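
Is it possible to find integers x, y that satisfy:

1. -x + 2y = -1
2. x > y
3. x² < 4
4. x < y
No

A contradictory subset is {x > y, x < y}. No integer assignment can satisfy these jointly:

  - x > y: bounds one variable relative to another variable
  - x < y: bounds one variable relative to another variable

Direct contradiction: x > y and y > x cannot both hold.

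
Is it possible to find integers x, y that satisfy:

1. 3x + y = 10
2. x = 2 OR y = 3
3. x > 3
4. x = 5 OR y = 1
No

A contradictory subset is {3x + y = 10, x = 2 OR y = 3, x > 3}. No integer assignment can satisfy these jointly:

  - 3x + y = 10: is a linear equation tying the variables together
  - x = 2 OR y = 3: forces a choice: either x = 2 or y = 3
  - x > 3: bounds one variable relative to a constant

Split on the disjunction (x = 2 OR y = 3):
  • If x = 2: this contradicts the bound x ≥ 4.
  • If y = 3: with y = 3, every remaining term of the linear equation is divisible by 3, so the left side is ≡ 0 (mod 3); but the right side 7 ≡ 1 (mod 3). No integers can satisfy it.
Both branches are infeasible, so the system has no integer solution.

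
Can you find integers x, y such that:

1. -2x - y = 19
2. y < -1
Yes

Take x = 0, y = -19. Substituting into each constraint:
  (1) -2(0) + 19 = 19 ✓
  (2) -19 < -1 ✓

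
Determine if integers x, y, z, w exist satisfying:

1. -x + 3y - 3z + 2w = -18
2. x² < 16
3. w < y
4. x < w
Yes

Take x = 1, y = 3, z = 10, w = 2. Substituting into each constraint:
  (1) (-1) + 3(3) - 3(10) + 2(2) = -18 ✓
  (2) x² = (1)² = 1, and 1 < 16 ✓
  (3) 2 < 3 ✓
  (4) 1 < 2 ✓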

◆ Task item ◆
Output each line of the records above exactly.

◆ Response below ◆
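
Is it possible to find integers x, y that satisfy:

1. -x + 2y = -1
2. x > y
3. x² < 4
4. x < y
No

A contradictory subset is {x > y, x < y}. No integer assignment can satisfy these jointly:

  - x > y: bounds one variable relative to another variable
  - x < y: bounds one variable relative to another variable

Direct contradiction: x > y and y > x cannot both hold.

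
Is it possible to find integers x, y that satisfy:

1. 3x + y = 10
2. x = 2 OR y = 3
3. x > 3
4. x = 5 OR y = 1
No

A contradictory subset is {3x + y = 10, x = 2 OR y = 3, x > 3}. No integer assignment can satisfy these jointly:

  - 3x + y = 10: is a linear equation tying the variables together
  - x = 2 OR y = 3: forces a choice: either x = 2 or y = 3
  - x > 3: bounds one variable relative to a constant

Split on the disjunction (x = 2 OR y = 3):
  • If x = 2: this contradicts the bound x ≥ 4.
  • If y = 3: with y = 3, every remaining term of the linear equation is divisible by 3, so the left side is ≡ 0 (mod 3); but the right side 7 ≡ 1 (mod 3). No integers can satisfy it.
Both branches are infeasible, so the system has no integer solution.

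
Can you find integers x, y such that:

1. -2x - y = 19
2. y < -1
Yes

Take x = 0, y = -19. Substituting into each constraint:
  (1) -2(0) + 19 = 19 ✓
  (2) -19 < -1 ✓

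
Determine if integers x, y, z, w exist satisfying:

1. -x + 3y - 3z + 2w = -18
2. x² < 16
3. w < y
4. x < w
Yes

Take x = 1, y = 3, z = 10, w = 2. Substituting into each constraint:
  (1) (-1) + 3(3) - 3(10) + 2(2) = -18 ✓
  (2) x² = (1)² = 1, and 1 < 16 ✓
  (3) 2 < 3 ✓
  (4) 1 < 2 ✓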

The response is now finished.